_Collected data entries_.
....................
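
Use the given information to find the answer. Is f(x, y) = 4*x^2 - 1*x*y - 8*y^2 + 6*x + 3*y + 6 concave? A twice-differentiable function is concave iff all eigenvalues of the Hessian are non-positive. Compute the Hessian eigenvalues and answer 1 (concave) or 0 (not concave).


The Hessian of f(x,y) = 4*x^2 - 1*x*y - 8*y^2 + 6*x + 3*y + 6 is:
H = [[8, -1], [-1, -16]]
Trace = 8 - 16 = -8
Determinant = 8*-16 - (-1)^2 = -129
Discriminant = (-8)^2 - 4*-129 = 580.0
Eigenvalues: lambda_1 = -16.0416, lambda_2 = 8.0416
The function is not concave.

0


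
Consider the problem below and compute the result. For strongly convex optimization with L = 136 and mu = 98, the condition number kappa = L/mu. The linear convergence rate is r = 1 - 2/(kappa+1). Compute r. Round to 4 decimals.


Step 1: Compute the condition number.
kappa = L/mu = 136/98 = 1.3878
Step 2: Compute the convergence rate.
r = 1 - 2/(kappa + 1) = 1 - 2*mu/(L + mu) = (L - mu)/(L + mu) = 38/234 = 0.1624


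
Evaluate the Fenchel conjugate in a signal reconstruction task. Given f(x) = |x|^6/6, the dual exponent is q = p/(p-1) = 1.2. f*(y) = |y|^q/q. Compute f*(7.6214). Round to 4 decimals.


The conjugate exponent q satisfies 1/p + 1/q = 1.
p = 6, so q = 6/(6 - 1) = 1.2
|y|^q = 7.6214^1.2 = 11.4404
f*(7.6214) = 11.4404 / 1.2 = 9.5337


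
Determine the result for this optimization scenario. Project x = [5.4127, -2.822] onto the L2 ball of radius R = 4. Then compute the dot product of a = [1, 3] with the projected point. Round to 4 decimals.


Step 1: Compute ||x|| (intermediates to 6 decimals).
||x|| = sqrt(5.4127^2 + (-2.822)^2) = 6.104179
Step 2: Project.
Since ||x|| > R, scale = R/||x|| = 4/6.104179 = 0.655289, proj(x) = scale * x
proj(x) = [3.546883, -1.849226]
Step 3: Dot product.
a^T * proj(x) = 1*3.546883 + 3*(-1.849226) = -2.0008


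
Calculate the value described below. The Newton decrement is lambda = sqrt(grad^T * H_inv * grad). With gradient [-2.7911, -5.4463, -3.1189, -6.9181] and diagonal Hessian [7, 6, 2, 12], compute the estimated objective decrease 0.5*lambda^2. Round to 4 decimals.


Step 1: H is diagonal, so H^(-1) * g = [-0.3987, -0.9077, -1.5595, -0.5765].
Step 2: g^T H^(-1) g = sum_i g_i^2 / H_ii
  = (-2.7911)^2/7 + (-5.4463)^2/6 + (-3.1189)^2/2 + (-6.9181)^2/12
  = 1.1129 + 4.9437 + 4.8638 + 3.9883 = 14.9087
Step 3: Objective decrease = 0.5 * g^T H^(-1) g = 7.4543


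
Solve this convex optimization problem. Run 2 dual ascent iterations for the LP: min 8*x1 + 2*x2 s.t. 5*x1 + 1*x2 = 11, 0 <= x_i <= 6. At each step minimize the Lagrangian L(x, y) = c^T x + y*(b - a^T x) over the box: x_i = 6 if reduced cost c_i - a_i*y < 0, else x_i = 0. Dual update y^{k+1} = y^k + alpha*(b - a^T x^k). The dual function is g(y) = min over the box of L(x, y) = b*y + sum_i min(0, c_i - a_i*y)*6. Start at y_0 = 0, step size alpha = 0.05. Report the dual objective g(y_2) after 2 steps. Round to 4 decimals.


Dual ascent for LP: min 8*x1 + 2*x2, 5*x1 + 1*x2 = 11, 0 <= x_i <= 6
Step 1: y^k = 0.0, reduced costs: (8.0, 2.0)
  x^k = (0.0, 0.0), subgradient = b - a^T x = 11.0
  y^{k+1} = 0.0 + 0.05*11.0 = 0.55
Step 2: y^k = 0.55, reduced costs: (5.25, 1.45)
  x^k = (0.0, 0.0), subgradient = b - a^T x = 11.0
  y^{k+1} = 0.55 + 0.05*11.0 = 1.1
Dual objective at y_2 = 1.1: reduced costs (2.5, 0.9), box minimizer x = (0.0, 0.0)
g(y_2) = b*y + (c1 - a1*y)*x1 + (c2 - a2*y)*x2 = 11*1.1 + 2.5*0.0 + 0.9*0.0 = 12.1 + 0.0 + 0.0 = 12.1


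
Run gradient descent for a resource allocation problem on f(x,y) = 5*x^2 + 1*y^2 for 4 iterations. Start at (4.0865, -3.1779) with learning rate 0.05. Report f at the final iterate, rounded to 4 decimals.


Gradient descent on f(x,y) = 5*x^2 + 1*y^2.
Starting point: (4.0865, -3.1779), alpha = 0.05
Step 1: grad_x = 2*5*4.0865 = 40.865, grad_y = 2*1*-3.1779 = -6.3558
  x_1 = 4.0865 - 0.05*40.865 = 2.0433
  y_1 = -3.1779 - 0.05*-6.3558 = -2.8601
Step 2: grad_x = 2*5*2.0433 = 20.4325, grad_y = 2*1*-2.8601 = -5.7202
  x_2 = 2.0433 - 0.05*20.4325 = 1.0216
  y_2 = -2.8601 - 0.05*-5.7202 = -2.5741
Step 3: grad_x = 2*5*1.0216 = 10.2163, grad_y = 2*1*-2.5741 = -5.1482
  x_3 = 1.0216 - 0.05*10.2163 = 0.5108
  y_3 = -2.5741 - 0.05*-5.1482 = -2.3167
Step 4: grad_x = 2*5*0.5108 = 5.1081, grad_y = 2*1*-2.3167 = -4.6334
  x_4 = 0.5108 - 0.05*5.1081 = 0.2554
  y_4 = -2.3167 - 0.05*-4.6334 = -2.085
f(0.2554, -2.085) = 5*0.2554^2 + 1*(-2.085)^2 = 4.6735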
....................
_PROBLEM_.
The records shown above should be given again word for word.

_OUTPUT FOR THIS TASK_.
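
Use the given information to find the answer. Is f(x, y) = 4*x^2 - 1*x*y - 8*y^2 + 6*x + 3*y + 6 concave? A twice-differentiable function is concave iff all eigenvalues of the Hessian are non-positive. Compute the Hessian eigenvalues and answer 1 (concave) or 0 (not concave).


The Hessian of f(x,y) = 4*x^2 - 1*x*y - 8*y^2 + 6*x + 3*y + 6 is:
H = [[8, -1], [-1, -16]]
Trace = 8 - 16 = -8
Determinant = 8*-16 - (-1)^2 = -129
Discriminant = (-8)^2 - 4*-129 = 580.0
Eigenvalues: lambda_1 = -16.0416, lambda_2 = 8.0416
The function is not concave.

0


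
Consider the problem below and compute the result. For strongly convex optimization with L = 136 and mu = 98, the condition number kappa = L/mu. The linear convergence rate is r = 1 - 2/(kappa+1). Compute r. Round to 4 decimals.


Step 1: Compute the condition number.
kappa = L/mu = 136/98 = 1.3878
Step 2: Compute the convergence rate.
r = 1 - 2/(kappa + 1) = 1 - 2*mu/(L + mu) = (L - mu)/(L + mu) = 38/234 = 0.1624


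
Evaluate the Fenchel conjugate in a signal reconstruction task. Given f(x) = |x|^6/6, the dual exponent is q = p/(p-1) = 1.2. f*(y) = |y|^q/q. Compute f*(7.6214). Round to 4 decimals.


The conjugate exponent q satisfies 1/p + 1/q = 1.
p = 6, so q = 6/(6 - 1) = 1.2
|y|^q = 7.6214^1.2 = 11.4404
f*(7.6214) = 11.4404 / 1.2 = 9.5337


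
Determine the result for this optimization scenario. Project x = [5.4127, -2.822] onto the L2 ball of radius R = 4. Then compute the dot product of a = [1, 3] with the projected point. Round to 4 decimals.


Step 1: Compute ||x|| (intermediates to 6 decimals).
||x|| = sqrt(5.4127^2 + (-2.822)^2) = 6.104179
Step 2: Project.
Since ||x|| > R, scale = R/||x|| = 4/6.104179 = 0.655289, proj(x) = scale * x
proj(x) = [3.546883, -1.849226]
Step 3: Dot product.
a^T * proj(x) = 1*3.546883 + 3*(-1.849226) = -2.0008


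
Calculate the value described below. The Newton decrement is lambda = sqrt(grad^T * H_inv * grad). With gradient [-2.7911, -5.4463, -3.1189, -6.9181] and diagonal Hessian [7, 6, 2, 12], compute the estimated objective decrease 0.5*lambda^2. Round to 4 decimals.


Step 1: H is diagonal, so H^(-1) * g = [-0.3987, -0.9077, -1.5595, -0.5765].
Step 2: g^T H^(-1) g = sum_i g_i^2 / H_ii
  = (-2.7911)^2/7 + (-5.4463)^2/6 + (-3.1189)^2/2 + (-6.9181)^2/12
  = 1.1129 + 4.9437 + 4.8638 + 3.9883 = 14.9087
Step 3: Objective decrease = 0.5 * g^T H^(-1) g = 7.4543


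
Solve this convex optimization problem. Run 2 dual ascent iterations for the LP: min 8*x1 + 2*x2 s.t. 5*x1 + 1*x2 = 11, 0 <= x_i <= 6. At each step minimize the Lagrangian L(x, y) = c^T x + y*(b - a^T x) over the box: x_i = 6 if reduced cost c_i - a_i*y < 0, else x_i = 0. Dual update y^{k+1} = y^k + alpha*(b - a^T x^k). The dual function is g(y) = min over the box of L(x, y) = b*y + sum_i min(0, c_i - a_i*y)*6. Start at y_0 = 0, step size alpha = 0.05. Report the dual objective g(y_2) after 2 steps. Round to 4 decimals.


Dual ascent for LP: min 8*x1 + 2*x2, 5*x1 + 1*x2 = 11, 0 <= x_i <= 6
Step 1: y^k = 0.0, reduced costs: (8.0, 2.0)
  x^k = (0.0, 0.0), subgradient = b - a^T x = 11.0
  y^{k+1} = 0.0 + 0.05*11.0 = 0.55
Step 2: y^k = 0.55, reduced costs: (5.25, 1.45)
  x^k = (0.0, 0.0), subgradient = b - a^T x = 11.0
  y^{k+1} = 0.55 + 0.05*11.0 = 1.1
Dual objective at y_2 = 1.1: reduced costs (2.5, 0.9), box minimizer x = (0.0, 0.0)
g(y_2) = b*y + (c1 - a1*y)*x1 + (c2 - a2*y)*x2 = 11*1.1 + 2.5*0.0 + 0.9*0.0 = 12.1 + 0.0 + 0.0 = 12.1


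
Run gradient descent for a resource allocation problem on f(x,y) = 5*x^2 + 1*y^2 for 4 iterations. Start at (4.0865, -3.1779) with learning rate 0.05. Report f at the final iterate, rounded to 4 decimals.


Gradient descent on f(x,y) = 5*x^2 + 1*y^2.
Starting point: (4.0865, -3.1779), alpha = 0.05
Step 1: grad_x = 2*5*4.0865 = 40.865, grad_y = 2*1*-3.1779 = -6.3558
  x_1 = 4.0865 - 0.05*40.865 = 2.0433
  y_1 = -3.1779 - 0.05*-6.3558 = -2.8601
Step 2: grad_x = 2*5*2.0433 = 20.4325, grad_y = 2*1*-2.8601 = -5.7202
  x_2 = 2.0433 - 0.05*20.4325 = 1.0216
  y_2 = -2.8601 - 0.05*-5.7202 = -2.5741
Step 3: grad_x = 2*5*1.0216 = 10.2163, grad_y = 2*1*-2.5741 = -5.1482
  x_3 = 1.0216 - 0.05*10.2163 = 0.5108
  y_3 = -2.5741 - 0.05*-5.1482 = -2.3167
Step 4: grad_x = 2*5*0.5108 = 5.1081, grad_y = 2*1*-2.3167 = -4.6334
  x_4 = 0.5108 - 0.05*5.1081 = 0.2554
  y_4 = -2.3167 - 0.05*-4.6334 = -2.085
f(0.2554, -2.085) = 5*0.2554^2 + 1*(-2.085)^2 = 4.6735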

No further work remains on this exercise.